Saved entries:
════

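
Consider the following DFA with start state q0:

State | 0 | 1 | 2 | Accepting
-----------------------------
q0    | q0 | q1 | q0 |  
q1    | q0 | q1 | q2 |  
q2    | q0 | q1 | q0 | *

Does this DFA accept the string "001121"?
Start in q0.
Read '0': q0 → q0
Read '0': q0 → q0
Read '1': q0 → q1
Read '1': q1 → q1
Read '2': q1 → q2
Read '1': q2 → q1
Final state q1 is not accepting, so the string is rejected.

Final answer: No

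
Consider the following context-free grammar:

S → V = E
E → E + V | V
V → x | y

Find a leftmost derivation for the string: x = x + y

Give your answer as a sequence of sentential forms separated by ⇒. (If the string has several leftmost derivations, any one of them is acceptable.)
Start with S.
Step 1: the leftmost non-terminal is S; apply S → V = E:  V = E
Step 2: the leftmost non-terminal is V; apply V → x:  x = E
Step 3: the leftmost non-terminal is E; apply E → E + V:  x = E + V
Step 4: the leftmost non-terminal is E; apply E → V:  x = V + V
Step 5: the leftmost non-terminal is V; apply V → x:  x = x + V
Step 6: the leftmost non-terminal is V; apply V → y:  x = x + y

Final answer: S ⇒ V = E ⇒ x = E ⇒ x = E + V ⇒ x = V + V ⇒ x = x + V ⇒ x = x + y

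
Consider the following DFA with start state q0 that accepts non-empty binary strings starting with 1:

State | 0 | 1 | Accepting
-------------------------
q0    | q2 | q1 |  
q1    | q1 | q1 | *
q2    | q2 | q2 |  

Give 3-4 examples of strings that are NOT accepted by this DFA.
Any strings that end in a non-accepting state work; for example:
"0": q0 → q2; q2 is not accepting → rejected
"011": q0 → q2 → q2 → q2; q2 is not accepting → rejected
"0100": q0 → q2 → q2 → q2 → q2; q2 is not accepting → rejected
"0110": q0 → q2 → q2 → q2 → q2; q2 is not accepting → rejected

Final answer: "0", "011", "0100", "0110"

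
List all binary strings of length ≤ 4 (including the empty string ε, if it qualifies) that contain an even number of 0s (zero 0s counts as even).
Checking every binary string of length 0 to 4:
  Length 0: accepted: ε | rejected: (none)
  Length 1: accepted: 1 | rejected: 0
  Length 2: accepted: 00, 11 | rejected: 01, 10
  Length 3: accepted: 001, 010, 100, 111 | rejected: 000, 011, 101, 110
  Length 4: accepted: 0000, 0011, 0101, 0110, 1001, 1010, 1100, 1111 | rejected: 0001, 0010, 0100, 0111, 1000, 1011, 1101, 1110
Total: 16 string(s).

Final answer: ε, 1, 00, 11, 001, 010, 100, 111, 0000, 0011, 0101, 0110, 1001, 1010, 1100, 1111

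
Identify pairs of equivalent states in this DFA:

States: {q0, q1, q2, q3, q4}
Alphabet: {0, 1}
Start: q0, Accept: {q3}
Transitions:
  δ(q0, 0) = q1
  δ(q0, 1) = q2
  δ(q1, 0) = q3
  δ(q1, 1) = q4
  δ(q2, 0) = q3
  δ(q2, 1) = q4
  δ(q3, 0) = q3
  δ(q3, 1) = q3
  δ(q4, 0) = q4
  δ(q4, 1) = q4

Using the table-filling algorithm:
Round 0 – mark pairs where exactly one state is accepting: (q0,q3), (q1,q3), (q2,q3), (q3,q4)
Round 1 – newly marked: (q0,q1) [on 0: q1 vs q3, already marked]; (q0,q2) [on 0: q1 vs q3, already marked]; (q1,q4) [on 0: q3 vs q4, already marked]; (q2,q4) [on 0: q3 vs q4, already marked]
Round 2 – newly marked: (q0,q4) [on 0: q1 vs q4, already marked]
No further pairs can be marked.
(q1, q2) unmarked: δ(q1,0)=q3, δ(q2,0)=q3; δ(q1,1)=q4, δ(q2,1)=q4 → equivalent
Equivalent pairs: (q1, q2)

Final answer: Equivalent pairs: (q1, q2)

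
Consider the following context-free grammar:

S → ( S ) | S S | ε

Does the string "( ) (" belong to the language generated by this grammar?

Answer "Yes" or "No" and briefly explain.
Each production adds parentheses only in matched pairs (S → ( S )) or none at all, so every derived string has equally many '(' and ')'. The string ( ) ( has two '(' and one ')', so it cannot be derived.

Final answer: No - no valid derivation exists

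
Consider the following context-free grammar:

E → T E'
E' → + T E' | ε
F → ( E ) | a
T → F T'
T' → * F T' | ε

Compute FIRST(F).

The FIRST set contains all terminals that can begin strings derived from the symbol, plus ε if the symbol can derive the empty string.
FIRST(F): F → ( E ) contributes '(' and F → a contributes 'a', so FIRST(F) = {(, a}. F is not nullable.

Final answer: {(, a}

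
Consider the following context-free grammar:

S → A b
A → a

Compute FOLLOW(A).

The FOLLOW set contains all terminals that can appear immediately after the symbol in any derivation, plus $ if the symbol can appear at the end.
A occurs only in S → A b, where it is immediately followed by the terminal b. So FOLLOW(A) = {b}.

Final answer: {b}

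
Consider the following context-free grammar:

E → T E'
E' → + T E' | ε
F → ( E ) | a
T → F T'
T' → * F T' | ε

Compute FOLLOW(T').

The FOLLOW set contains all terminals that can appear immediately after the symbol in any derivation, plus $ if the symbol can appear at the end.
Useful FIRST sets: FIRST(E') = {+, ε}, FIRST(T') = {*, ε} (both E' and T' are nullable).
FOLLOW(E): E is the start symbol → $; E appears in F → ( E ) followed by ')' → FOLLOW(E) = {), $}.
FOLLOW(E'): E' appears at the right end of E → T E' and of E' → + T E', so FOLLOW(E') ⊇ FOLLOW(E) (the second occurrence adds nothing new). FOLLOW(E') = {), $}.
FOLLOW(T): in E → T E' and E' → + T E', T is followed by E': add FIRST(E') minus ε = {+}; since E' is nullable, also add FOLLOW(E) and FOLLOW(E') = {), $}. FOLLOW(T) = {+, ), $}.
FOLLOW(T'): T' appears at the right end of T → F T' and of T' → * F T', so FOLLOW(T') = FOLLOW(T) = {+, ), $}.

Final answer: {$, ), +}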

════

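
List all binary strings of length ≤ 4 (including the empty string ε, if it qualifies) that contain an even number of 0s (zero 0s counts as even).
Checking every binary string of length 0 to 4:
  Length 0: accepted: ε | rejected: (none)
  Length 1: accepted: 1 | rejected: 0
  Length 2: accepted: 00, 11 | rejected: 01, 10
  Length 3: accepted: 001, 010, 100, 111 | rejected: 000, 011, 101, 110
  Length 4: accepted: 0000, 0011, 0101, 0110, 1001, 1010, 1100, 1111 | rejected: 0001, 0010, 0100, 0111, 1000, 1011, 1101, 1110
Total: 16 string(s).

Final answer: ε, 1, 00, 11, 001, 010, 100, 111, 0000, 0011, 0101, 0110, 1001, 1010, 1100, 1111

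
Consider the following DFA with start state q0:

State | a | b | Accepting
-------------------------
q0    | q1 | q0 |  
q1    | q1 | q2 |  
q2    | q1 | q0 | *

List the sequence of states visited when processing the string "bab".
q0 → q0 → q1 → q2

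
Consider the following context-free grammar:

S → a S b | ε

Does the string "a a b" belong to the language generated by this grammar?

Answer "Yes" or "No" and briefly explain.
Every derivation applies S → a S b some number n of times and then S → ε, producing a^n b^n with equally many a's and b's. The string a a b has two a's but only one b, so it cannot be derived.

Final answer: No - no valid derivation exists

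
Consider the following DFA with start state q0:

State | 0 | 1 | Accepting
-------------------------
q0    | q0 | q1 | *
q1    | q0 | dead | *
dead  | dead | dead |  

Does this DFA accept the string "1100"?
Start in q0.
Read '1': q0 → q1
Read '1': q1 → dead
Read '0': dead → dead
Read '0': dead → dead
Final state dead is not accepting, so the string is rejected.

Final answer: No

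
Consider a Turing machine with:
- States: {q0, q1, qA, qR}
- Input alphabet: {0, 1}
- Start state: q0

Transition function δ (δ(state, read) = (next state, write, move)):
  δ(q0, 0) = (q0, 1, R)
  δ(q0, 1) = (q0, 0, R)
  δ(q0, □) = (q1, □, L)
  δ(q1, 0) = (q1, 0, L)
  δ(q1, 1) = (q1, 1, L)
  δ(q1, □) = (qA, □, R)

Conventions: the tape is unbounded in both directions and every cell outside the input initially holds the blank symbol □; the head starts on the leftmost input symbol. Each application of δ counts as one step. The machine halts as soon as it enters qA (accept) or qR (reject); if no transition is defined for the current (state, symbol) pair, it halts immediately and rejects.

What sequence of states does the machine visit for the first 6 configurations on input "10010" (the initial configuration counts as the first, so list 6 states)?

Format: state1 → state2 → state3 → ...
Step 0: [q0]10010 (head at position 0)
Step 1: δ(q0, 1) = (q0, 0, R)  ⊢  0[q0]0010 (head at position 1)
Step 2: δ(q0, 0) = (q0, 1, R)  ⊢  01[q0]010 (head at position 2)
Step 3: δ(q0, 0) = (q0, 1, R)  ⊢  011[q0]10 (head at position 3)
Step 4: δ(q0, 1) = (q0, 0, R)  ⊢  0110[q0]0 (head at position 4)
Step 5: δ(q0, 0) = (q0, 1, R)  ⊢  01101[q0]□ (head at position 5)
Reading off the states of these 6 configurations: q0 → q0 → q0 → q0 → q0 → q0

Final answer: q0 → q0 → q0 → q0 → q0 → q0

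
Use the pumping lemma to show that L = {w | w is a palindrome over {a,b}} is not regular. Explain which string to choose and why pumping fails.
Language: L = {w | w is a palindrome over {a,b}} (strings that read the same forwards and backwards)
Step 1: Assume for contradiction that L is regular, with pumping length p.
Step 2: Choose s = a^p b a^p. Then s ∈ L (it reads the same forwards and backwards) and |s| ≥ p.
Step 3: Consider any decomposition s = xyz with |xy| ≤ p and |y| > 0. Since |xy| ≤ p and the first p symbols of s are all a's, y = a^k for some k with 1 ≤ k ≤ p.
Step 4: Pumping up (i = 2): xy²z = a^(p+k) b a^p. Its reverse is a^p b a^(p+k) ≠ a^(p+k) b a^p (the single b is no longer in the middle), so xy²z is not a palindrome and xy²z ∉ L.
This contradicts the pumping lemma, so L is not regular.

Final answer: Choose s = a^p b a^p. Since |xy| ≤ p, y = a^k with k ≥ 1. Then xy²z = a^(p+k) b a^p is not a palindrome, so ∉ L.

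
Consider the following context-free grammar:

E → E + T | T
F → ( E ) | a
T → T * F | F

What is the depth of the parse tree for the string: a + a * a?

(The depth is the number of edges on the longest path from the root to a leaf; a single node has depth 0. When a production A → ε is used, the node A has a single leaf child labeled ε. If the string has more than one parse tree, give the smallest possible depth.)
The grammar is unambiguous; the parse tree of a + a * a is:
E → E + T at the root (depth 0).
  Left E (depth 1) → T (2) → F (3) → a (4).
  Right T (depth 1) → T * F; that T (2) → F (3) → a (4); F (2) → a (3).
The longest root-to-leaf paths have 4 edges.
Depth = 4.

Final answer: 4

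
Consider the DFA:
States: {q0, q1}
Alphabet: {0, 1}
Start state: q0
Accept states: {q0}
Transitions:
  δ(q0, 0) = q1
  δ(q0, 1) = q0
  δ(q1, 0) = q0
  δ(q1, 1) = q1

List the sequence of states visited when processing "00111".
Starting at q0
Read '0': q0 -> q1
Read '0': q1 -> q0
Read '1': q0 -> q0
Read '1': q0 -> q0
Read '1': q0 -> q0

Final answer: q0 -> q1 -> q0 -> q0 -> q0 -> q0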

════

> _DIRECTIONS FOR THIS TASK_: The lines to copy are those above that contain "generated".

> _ANSWER TO THIS PROBLEM_:
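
Does the string "( ) (" belong to the language generated by this grammar?
Does the string "a a b" belong to the language generated by this grammar?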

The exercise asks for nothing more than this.